Problem to work on: Below is a listing. Gather each line of it that contains "maltulose".

[[ Material to process open ]]

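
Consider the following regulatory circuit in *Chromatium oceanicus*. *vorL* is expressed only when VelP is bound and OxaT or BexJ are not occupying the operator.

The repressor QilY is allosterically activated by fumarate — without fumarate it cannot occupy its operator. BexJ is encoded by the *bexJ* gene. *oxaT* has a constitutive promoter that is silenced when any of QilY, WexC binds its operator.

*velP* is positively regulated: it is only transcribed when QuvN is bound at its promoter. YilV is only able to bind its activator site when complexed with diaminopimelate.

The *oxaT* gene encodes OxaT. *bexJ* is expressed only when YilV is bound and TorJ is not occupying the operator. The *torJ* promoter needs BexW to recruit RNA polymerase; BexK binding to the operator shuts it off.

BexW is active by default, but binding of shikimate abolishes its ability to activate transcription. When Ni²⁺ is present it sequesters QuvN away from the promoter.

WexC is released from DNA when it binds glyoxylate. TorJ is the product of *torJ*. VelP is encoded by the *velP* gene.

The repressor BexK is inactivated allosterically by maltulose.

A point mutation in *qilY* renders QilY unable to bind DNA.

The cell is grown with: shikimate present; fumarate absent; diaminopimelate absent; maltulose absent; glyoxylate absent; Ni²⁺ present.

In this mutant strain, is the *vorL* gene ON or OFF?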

[[ Material to process closed ]]

Your response:
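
The repressor BexK is inactivated allosterically by maltulose.
The cell is grown with: shikimate present; fumarate absent; diaminopimelate absent; maltulose absent; glyoxylate absent; Ni²⁺ present.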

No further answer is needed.